#### DATA LISTING:
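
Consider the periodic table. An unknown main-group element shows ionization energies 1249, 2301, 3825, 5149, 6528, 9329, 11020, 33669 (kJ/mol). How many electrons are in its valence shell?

7

Look for the largest jump between consecutive ionization energies: IE8/IE7 ≈ 3.1, far larger than any earlier ratio.
That jump marks the point where a core electron is being removed. So the atom has 7 valence electrons.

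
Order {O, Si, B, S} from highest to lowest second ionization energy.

O, B, S, Si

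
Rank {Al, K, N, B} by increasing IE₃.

Al < B < K < N

IE_3 is the cost of taking one more electron from the +2 cation: Al²⁺ still has 1 valence electron; K²⁺ is already 1 electron into the core; N²⁺ still has 3 valence electrons; B²⁺ still has 1 valence electron.
Usually core removal costs more than valence removal, but here the competition is close: a tightly held n=2 valence electron can cost more to remove than an n=3 core electron, so the actual values have to decide it.
Valence configurations: Al²⁺ [Ne]3s¹, N²⁺ [He]2s²2p¹, B²⁺ [He]2s¹.
Tabulated IE_3 (kJ/mol): Al 2745, K 4420, N 4578, B 3660.
So the third ionization energies run Al < B < K < N.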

#### WHAT TO WORK ON:
Each of the records should be retyped exactly.

#### EXPECTED ANSWER:
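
Consider the periodic table. An unknown main-group element shows ionization energies 1249, 2301, 3825, 5149, 6528, 9329, 11020, 33669 (kJ/mol). How many electrons are in its valence shell?

7

Look for the largest jump between consecutive ionization energies: IE8/IE7 ≈ 3.1, far larger than any earlier ratio.
That jump marks the point where a core electron is being removed. So the atom has 7 valence electrons.

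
Order {O, Si, B, S} from highest to lowest second ionization energy.

O, B, S, Si

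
Rank {Al, K, N, B} by increasing IE₃.

Al < B < K < N

IE_3 is the cost of taking one more electron from the +2 cation: Al²⁺ still has 1 valence electron; K²⁺ is already 1 electron into the core; N²⁺ still has 3 valence electrons; B²⁺ still has 1 valence electron.
Usually core removal costs more than valence removal, but here the competition is close: a tightly held n=2 valence electron can cost more to remove than an n=3 core electron, so the actual values have to decide it.
Valence configurations: Al²⁺ [Ne]3s¹, N²⁺ [He]2s²2p¹, B²⁺ [He]2s¹.
Tabulated IE_3 (kJ/mol): Al 2745, K 4420, N 4578, B 3660.
So the third ionization energies run Al < B < K < N.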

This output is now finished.